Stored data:
· · · · ·
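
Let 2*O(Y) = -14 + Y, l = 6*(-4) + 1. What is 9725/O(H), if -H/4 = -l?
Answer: -9725/53 ≈ -183.49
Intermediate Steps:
l = -23 (l = -24 + 1 = -23)
H = -92 (H = -(-4)*(-23) = -4*23 = -92)
O(Y) = -7 + Y/2 (O(Y) = (-14 + Y)/2 = -7 + Y/2)
9725/O(H) = 9725/(-7 + (1/2)*(-92)) = 9725/(-7 - 46) = 9725/(-53) = 9725*(-1/53) = -9725/53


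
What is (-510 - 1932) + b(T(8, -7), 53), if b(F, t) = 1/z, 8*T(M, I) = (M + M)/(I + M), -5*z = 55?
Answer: -26863/11 ≈ -2442.1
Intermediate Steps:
z = -11 (z = -1/5*55 = -11)
T(M, I) = M/(4*(I + M)) (T(M, I) = ((M + M)/(I + M))/8 = ((2*M)/(I + M))/8 = (2*M/(I + M))/8 = M/(4*(I + M)))
b(F, t) = -1/11 (b(F, t) = 1/(-11) = -1/11)
(-510 - 1932) + b(T(8, -7), 53) = (-510 - 1932) - 1/11 = -2442 - 1/11 = -26863/11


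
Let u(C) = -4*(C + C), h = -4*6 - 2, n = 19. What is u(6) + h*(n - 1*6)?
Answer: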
· · · · ·
## GOAL OF THE EXERCISE
Gather all lines from the records above in which "What" appears.

## ANSWER SECTION
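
Let 2*O(Y) = -14 + Y, l = 6*(-4) + 1. What is 9725/O(H), if -H/4 = -l?
What is (-510 - 1932) + b(T(8, -7), 53), if b(F, t) = 1/z, 8*T(M, I) = (M + M)/(I + M), -5*z = 55?
Let u(C) = -4*(C + C), h = -4*6 - 2, n = 19. What is u(6) + h*(n - 1*6)?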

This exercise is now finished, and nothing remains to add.